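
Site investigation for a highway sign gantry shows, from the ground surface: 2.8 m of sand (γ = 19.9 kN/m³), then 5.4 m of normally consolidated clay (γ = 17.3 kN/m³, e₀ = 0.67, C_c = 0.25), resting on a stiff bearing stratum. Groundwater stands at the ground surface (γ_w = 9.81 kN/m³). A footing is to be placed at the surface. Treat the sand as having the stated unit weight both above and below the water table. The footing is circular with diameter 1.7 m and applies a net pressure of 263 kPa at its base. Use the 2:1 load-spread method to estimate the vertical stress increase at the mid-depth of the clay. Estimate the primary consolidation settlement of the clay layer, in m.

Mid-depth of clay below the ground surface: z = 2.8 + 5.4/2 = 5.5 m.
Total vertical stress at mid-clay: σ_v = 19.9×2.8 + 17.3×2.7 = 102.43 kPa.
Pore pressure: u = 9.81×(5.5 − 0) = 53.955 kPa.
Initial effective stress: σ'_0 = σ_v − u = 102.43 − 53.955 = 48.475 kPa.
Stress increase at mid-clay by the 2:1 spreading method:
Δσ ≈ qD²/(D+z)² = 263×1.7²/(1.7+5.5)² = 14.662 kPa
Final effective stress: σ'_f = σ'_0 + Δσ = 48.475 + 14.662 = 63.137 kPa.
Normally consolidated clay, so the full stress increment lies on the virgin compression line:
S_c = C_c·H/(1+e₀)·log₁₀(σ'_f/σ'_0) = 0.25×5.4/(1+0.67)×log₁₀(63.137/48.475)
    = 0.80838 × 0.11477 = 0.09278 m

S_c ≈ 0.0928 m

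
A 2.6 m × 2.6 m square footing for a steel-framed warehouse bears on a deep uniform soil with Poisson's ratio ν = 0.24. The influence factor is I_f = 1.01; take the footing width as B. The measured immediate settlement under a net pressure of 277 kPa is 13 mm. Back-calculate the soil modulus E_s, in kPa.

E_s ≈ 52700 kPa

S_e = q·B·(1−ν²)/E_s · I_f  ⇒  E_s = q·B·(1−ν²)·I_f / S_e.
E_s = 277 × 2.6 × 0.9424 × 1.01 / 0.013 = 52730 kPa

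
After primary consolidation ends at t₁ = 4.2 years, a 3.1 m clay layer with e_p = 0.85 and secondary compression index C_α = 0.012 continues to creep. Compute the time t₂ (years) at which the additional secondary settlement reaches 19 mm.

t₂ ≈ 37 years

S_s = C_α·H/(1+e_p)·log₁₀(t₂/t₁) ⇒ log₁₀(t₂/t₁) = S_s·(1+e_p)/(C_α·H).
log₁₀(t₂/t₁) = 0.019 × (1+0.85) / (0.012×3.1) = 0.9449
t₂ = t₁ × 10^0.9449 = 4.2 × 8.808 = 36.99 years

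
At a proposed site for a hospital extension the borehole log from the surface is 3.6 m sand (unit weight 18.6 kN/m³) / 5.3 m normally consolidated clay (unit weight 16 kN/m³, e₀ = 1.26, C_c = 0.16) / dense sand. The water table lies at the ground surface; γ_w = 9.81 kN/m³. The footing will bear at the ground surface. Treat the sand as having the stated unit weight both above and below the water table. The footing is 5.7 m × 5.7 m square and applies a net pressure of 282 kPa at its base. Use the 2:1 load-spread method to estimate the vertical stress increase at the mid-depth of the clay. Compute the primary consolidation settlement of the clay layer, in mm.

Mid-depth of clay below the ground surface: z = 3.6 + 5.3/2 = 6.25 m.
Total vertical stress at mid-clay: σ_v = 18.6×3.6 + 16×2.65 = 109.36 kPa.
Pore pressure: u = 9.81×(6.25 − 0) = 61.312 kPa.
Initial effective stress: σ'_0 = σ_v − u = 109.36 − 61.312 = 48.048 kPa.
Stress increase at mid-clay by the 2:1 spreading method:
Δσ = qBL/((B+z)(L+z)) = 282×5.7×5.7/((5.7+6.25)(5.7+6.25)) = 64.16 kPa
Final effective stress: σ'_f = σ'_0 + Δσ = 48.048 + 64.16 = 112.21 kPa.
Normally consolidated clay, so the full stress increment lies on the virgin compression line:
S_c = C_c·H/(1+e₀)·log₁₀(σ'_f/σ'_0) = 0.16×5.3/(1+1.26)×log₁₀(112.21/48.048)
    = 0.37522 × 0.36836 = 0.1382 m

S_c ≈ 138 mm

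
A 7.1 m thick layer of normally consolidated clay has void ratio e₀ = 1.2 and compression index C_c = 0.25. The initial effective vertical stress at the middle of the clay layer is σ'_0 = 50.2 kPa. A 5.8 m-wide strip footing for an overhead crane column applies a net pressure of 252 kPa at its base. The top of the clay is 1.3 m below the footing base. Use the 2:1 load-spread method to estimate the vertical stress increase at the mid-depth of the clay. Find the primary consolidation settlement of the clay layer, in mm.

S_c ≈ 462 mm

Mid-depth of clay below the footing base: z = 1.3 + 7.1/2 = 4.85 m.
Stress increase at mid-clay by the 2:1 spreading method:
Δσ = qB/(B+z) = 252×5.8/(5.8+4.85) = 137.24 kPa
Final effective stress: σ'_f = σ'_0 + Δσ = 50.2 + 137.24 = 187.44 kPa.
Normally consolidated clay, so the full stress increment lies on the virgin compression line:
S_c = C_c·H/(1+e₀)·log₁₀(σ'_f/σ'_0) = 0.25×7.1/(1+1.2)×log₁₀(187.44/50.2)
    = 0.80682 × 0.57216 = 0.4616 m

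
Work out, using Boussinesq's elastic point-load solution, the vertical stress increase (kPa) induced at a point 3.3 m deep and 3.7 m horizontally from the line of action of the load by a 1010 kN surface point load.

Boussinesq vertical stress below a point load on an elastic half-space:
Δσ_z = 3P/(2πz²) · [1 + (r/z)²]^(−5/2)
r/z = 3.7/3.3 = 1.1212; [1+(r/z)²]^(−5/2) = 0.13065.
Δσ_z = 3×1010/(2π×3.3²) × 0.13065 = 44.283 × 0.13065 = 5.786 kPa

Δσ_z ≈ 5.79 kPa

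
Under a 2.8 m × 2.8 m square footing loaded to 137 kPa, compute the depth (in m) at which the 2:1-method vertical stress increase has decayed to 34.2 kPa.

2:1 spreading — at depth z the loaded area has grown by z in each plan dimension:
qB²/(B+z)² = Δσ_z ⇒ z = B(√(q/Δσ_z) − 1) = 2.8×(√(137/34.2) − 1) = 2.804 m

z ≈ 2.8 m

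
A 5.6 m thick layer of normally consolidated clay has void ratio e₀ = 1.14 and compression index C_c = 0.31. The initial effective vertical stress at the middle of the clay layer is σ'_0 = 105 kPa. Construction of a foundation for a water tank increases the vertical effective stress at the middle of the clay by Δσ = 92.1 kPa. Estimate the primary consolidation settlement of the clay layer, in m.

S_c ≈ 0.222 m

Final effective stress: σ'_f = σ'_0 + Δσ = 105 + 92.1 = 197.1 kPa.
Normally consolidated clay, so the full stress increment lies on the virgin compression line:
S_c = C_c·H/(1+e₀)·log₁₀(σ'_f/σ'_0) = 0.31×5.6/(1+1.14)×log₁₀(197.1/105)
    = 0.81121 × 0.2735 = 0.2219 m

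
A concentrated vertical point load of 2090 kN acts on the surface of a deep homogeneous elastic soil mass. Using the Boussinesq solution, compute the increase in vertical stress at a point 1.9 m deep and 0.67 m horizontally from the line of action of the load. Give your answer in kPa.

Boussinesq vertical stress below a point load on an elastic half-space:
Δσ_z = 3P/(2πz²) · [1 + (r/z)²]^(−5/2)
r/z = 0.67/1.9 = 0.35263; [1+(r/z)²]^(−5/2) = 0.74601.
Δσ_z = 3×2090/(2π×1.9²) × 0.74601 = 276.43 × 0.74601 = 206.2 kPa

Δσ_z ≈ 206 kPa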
****************
▶ _WHAT TO WORK ON_
Write out the records shown above, exactly as they appear.

▶ _EXERCISE ANSWER_
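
Site investigation for a highway sign gantry shows, from the ground surface: 2.8 m of sand (γ = 19.9 kN/m³), then 5.4 m of normally consolidated clay (γ = 17.3 kN/m³, e₀ = 0.67, C_c = 0.25), resting on a stiff bearing stratum. Groundwater stands at the ground surface (γ_w = 9.81 kN/m³). A footing is to be placed at the surface. Treat the sand as having the stated unit weight both above and below the water table. The footing is circular with diameter 1.7 m and applies a net pressure of 263 kPa at its base. Use the 2:1 load-spread method to estimate the vertical stress increase at the mid-depth of the clay. Estimate the primary consolidation settlement of the clay layer, in m.

Mid-depth of clay below the ground surface: z = 2.8 + 5.4/2 = 5.5 m.
Total vertical stress at mid-clay: σ_v = 19.9×2.8 + 17.3×2.7 = 102.43 kPa.
Pore pressure: u = 9.81×(5.5 − 0) = 53.955 kPa.
Initial effective stress: σ'_0 = σ_v − u = 102.43 − 53.955 = 48.475 kPa.
Stress increase at mid-clay by the 2:1 spreading method:
Δσ ≈ qD²/(D+z)² = 263×1.7²/(1.7+5.5)² = 14.662 kPa
Final effective stress: σ'_f = σ'_0 + Δσ = 48.475 + 14.662 = 63.137 kPa.
Normally consolidated clay, so the full stress increment lies on the virgin compression line:
S_c = C_c·H/(1+e₀)·log₁₀(σ'_f/σ'_0) = 0.25×5.4/(1+0.67)×log₁₀(63.137/48.475)
    = 0.80838 × 0.11477 = 0.09278 m

S_c ≈ 0.0928 m

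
A 2.6 m × 2.6 m square footing for a steel-framed warehouse bears on a deep uniform soil with Poisson's ratio ν = 0.24. The influence factor is I_f = 1.01; take the footing width as B. The measured immediate settlement under a net pressure of 277 kPa is 13 mm. Back-calculate the soil modulus E_s, in kPa.

E_s ≈ 52700 kPa

S_e = q·B·(1−ν²)/E_s · I_f  ⇒  E_s = q·B·(1−ν²)·I_f / S_e.
E_s = 277 × 2.6 × 0.9424 × 1.01 / 0.013 = 52730 kPa

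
After primary consolidation ends at t₁ = 4.2 years, a 3.1 m clay layer with e_p = 0.85 and secondary compression index C_α = 0.012 continues to creep. Compute the time t₂ (years) at which the additional secondary settlement reaches 19 mm.

t₂ ≈ 37 years

S_s = C_α·H/(1+e_p)·log₁₀(t₂/t₁) ⇒ log₁₀(t₂/t₁) = S_s·(1+e_p)/(C_α·H).
log₁₀(t₂/t₁) = 0.019 × (1+0.85) / (0.012×3.1) = 0.9449
t₂ = t₁ × 10^0.9449 = 4.2 × 8.808 = 36.99 years

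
At a proposed site for a hospital extension the borehole log from the surface is 3.6 m sand (unit weight 18.6 kN/m³) / 5.3 m normally consolidated clay (unit weight 16 kN/m³, e₀ = 1.26, C_c = 0.16) / dense sand. The water table lies at the ground surface; γ_w = 9.81 kN/m³. The footing will bear at the ground surface. Treat the sand as having the stated unit weight both above and below the water table. The footing is 5.7 m × 5.7 m square and applies a net pressure of 282 kPa at its base. Use the 2:1 load-spread method to estimate the vertical stress increase at the mid-depth of the clay. Compute the primary consolidation settlement of the clay layer, in mm.

Mid-depth of clay below the ground surface: z = 3.6 + 5.3/2 = 6.25 m.
Total vertical stress at mid-clay: σ_v = 18.6×3.6 + 16×2.65 = 109.36 kPa.
Pore pressure: u = 9.81×(6.25 − 0) = 61.312 kPa.
Initial effective stress: σ'_0 = σ_v − u = 109.36 − 61.312 = 48.048 kPa.
Stress increase at mid-clay by the 2:1 spreading method:
Δσ = qBL/((B+z)(L+z)) = 282×5.7×5.7/((5.7+6.25)(5.7+6.25)) = 64.16 kPa
Final effective stress: σ'_f = σ'_0 + Δσ = 48.048 + 64.16 = 112.21 kPa.
Normally consolidated clay, so the full stress increment lies on the virgin compression line:
S_c = C_c·H/(1+e₀)·log₁₀(σ'_f/σ'_0) = 0.16×5.3/(1+1.26)×log₁₀(112.21/48.048)
    = 0.37522 × 0.36836 = 0.1382 m

S_c ≈ 138 mm

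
A 7.1 m thick layer of normally consolidated clay has void ratio e₀ = 1.2 and compression index C_c = 0.25. The initial effective vertical stress at the middle of the clay layer is σ'_0 = 50.2 kPa. A 5.8 m-wide strip footing for an overhead crane column applies a net pressure of 252 kPa at its base. The top of the clay is 1.3 m below the footing base. Use the 2:1 load-spread method to estimate the vertical stress increase at the mid-depth of the clay. Find the primary consolidation settlement of the clay layer, in mm.

S_c ≈ 462 mm

Mid-depth of clay below the footing base: z = 1.3 + 7.1/2 = 4.85 m.
Stress increase at mid-clay by the 2:1 spreading method:
Δσ = qB/(B+z) = 252×5.8/(5.8+4.85) = 137.24 kPa
Final effective stress: σ'_f = σ'_0 + Δσ = 50.2 + 137.24 = 187.44 kPa.
Normally consolidated clay, so the full stress increment lies on the virgin compression line:
S_c = C_c·H/(1+e₀)·log₁₀(σ'_f/σ'_0) = 0.25×7.1/(1+1.2)×log₁₀(187.44/50.2)
    = 0.80682 × 0.57216 = 0.4616 m

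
Work out, using Boussinesq's elastic point-load solution, the vertical stress increase (kPa) induced at a point 3.3 m deep and 3.7 m horizontally from the line of action of the load by a 1010 kN surface point load.

Boussinesq vertical stress below a point load on an elastic half-space:
Δσ_z = 3P/(2πz²) · [1 + (r/z)²]^(−5/2)
r/z = 3.7/3.3 = 1.1212; [1+(r/z)²]^(−5/2) = 0.13065.
Δσ_z = 3×1010/(2π×3.3²) × 0.13065 = 44.283 × 0.13065 = 5.786 kPa

Δσ_z ≈ 5.79 kPa

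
Under a 2.8 m × 2.8 m square footing loaded to 137 kPa, compute the depth (in m) at which the 2:1-method vertical stress increase has decayed to 34.2 kPa.

2:1 spreading — at depth z the loaded area has grown by z in each plan dimension:
qB²/(B+z)² = Δσ_z ⇒ z = B(√(q/Δσ_z) − 1) = 2.8×(√(137/34.2) − 1) = 2.804 m

z ≈ 2.8 m

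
A 5.6 m thick layer of normally consolidated clay has void ratio e₀ = 1.14 and compression index C_c = 0.31. The initial effective vertical stress at the middle of the clay layer is σ'_0 = 105 kPa. Construction of a foundation for a water tank increases the vertical effective stress at the middle of the clay by Δσ = 92.1 kPa. Estimate the primary consolidation settlement of the clay layer, in m.

S_c ≈ 0.222 m

Final effective stress: σ'_f = σ'_0 + Δσ = 105 + 92.1 = 197.1 kPa.
Normally consolidated clay, so the full stress increment lies on the virgin compression line:
S_c = C_c·H/(1+e₀)·log₁₀(σ'_f/σ'_0) = 0.31×5.6/(1+1.14)×log₁₀(197.1/105)
    = 0.81121 × 0.2735 = 0.2219 m

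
A concentrated vertical point load of 2090 kN acts on the surface of a deep homogeneous elastic soil mass. Using the Boussinesq solution, compute the increase in vertical stress at a point 1.9 m deep and 0.67 m horizontally from the line of action of the load. Give your answer in kPa.

Boussinesq vertical stress below a point load on an elastic half-space:
Δσ_z = 3P/(2πz²) · [1 + (r/z)²]^(−5/2)
r/z = 0.67/1.9 = 0.35263; [1+(r/z)²]^(−5/2) = 0.74601.
Δσ_z = 3×2090/(2π×1.9²) × 0.74601 = 276.43 × 0.74601 = 206.2 kPa

Δσ_z ≈ 206 kPa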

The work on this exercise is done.